Records for this task Block Start
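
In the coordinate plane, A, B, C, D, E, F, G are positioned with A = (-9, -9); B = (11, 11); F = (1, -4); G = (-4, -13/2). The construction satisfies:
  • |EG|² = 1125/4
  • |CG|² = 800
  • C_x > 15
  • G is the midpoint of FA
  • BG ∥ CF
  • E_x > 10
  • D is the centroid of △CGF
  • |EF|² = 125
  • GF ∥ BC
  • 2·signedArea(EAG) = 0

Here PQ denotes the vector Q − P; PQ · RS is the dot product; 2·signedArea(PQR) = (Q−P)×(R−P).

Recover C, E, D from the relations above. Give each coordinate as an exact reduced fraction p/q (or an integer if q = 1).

1. C_x = 16  [BG ∥ CF ∩ GF ∥ BC]
2. C_y = 27/2  [BG ∥ CF ∩ GF ∥ BC]
   → C = (16, 27/2)
3. E_x = 11  [line -5/2·x + 5·y + 45/2 = 0 ∩ |EF|² = 125]
4. E_y = 1  [line -5/2·x + 5·y + 45/2 = 0 ∩ |EF|² = 125]
   → E = (11, 1)
5. D_x = 13/3  [D is the centroid of △CGF]
6. D_y = 1  [D is the centroid of △CGF]
   → D = (13/3, 1)

C = (16, 27/2)
D = (13/3, 1)
E = (11, 1)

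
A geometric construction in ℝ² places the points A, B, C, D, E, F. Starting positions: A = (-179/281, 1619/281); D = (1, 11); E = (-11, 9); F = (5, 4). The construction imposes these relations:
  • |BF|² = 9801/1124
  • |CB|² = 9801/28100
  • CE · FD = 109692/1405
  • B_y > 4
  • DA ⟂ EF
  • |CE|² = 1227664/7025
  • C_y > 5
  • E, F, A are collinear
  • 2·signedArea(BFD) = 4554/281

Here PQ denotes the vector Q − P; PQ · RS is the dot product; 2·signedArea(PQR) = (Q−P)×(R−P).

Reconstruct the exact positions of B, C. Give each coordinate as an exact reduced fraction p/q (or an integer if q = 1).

1. B_x = 613/281  [line -7·x + -4·y + 9777/281 = 0 ∩ |BF|² = 9801/1124]
2. B_y = 2743/562  [line -7·x + -4·y + 9777/281 = 0 ∩ |BF|² = 9801/1124]
   → B = (613/281, 2743/562)
3. C_x = 2273/1405  [line 4·x + -7·y + 40643/1405 = 0 ∩ |CE|² = 1227664/7025]
4. C_y = 1421/281  [line 4·x + -7·y + 40643/1405 = 0 ∩ |CE|² = 1227664/7025]
   → C = (2273/1405, 1421/281)

B = (613/281, 2743/562)
C = (2273/1405, 1421/281)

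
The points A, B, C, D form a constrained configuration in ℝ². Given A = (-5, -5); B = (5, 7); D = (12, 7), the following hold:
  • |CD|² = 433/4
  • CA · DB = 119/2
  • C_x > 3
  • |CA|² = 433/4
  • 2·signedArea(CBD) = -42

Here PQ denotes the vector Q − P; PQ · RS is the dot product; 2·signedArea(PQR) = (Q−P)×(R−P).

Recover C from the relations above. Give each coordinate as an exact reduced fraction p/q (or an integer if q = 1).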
Records for this task Block End
◆ Instructions to follow ◆
Could you retype the whole listing above without altering a word?

◆ Exercise answer ◆
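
In the coordinate plane, A, B, C, D, E, F, G are positioned with A = (-9, -9); B = (11, 11); F = (1, -4); G = (-4, -13/2). The construction satisfies:
  • |EG|² = 1125/4
  • |CG|² = 800
  • C_x > 15
  • G is the midpoint of FA
  • BG ∥ CF
  • E_x > 10
  • D is the centroid of △CGF
  • |EF|² = 125
  • GF ∥ BC
  • 2·signedArea(EAG) = 0

Here PQ denotes the vector Q − P; PQ · RS is the dot product; 2·signedArea(PQR) = (Q−P)×(R−P).

Recover C, E, D from the relations above. Give each coordinate as an exact reduced fraction p/q (or an integer if q = 1).

1. C_x = 16  [BG ∥ CF ∩ GF ∥ BC]
2. C_y = 27/2  [BG ∥ CF ∩ GF ∥ BC]
   → C = (16, 27/2)
3. E_x = 11  [line -5/2·x + 5·y + 45/2 = 0 ∩ |EF|² = 125]
4. E_y = 1  [line -5/2·x + 5·y + 45/2 = 0 ∩ |EF|² = 125]
   → E = (11, 1)
5. D_x = 13/3  [D is the centroid of △CGF]
6. D_y = 1  [D is the centroid of △CGF]
   → D = (13/3, 1)

C = (16, 27/2)
D = (13/3, 1)
E = (11, 1)

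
A geometric construction in ℝ² places the points A, B, C, D, E, F. Starting positions: A = (-179/281, 1619/281); D = (1, 11); E = (-11, 9); F = (5, 4). The construction imposes these relations:
  • |BF|² = 9801/1124
  • |CB|² = 9801/28100
  • CE · FD = 109692/1405
  • B_y > 4
  • DA ⟂ EF
  • |CE|² = 1227664/7025
  • C_y > 5
  • E, F, A are collinear
  • 2·signedArea(BFD) = 4554/281

Here PQ denotes the vector Q − P; PQ · RS is the dot product; 2·signedArea(PQR) = (Q−P)×(R−P).

Reconstruct the exact positions of B, C. Give each coordinate as an exact reduced fraction p/q (or an integer if q = 1).

1. B_x = 613/281  [line -7·x + -4·y + 9777/281 = 0 ∩ |BF|² = 9801/1124]
2. B_y = 2743/562  [line -7·x + -4·y + 9777/281 = 0 ∩ |BF|² = 9801/1124]
   → B = (613/281, 2743/562)
3. C_x = 2273/1405  [line 4·x + -7·y + 40643/1405 = 0 ∩ |CE|² = 1227664/7025]
4. C_y = 1421/281  [line 4·x + -7·y + 40643/1405 = 0 ∩ |CE|² = 1227664/7025]
   → C = (2273/1405, 1421/281)

B = (613/281, 2743/562)
C = (2273/1405, 1421/281)

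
The points A, B, C, D form a constrained configuration in ℝ². Given A = (-5, -5); B = (5, 7); D = (12, 7), the following hold:
  • |CD|² = 433/4
  • CA · DB = 119/2
  • C_x > 3
  • |CA|² = 433/4
  • 2·signedArea(CBD) = -42

Here PQ denotes the vector Q − P; PQ · RS is the dot product; 2·signedArea(PQR) = (Q−P)×(R−P).

Recover C from the relations above. Give each coordinate as an exact reduced fraction p/q (or an integer if q = 1).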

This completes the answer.